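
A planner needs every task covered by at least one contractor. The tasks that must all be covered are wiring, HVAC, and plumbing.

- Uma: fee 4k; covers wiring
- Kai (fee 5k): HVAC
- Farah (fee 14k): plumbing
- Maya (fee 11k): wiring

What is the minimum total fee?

Choose Uma, Kai, and Farah: together they cover wiring, HVAC, plumbing — every task.
Total fee: 4 + 5 + 14 = 23.
No cover costs less than 23.

23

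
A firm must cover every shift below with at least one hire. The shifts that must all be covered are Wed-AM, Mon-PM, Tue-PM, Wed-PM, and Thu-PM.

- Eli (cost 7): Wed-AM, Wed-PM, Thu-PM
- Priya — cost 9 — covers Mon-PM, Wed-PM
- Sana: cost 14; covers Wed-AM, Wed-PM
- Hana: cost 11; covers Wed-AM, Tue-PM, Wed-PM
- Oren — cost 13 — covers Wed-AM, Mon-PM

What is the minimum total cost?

27

Choose Eli, Priya, and Hana: together they cover Wed-AM, Mon-PM, Tue-PM, Wed-PM, Thu-PM — every shift.
Total cost: 7 + 9 + 11 = 27.
No cover costs less than 27.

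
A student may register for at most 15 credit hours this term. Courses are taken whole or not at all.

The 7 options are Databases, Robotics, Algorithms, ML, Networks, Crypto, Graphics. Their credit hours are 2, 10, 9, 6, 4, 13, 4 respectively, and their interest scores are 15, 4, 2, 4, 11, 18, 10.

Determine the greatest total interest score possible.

36

Allowing fractional choices, the relaxed optimum would be about 42.9, but courses are indivisible.
Databases + Crypto: credit hours 2 + 13 = 15 ≤ 15, interest score 15 + 18 = 33.
Databases + Networks + Graphics: credit hours 2 + 4 + 4 = 10 ≤ 15, interest score 15 + 11 + 10 = 36.
Databases + ML + Networks: credit hours 2 + 6 + 4 = 12 ≤ 15, interest score 15 + 4 + 11 = 30.
Best is Databases, Networks, and Graphics with total interest score 36.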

------------------------------------

→ THE PROBLEM
Would you please repeat exactly the lines above, starting at the line with "- Maya (fee 11k): wiring" and stopping at the line with "- Priya — cost 9 — covers Mon-PM, Wed-PM", both included?

→ WRITTEN SOLUTION
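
- Maya (fee 11k): wiring

What is the minimum total fee?

Choose Uma, Kai, and Farah: together they cover wiring, HVAC, plumbing — every task.
Total fee: 4 + 5 + 14 = 23.
No cover costs less than 23.

23

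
A firm must cover every shift below with at least one hire. The shifts that must all be covered are Wed-AM, Mon-PM, Tue-PM, Wed-PM, and Thu-PM.

- Eli (cost 7): Wed-AM, Wed-PM, Thu-PM
- Priya — cost 9 — covers Mon-PM, Wed-PM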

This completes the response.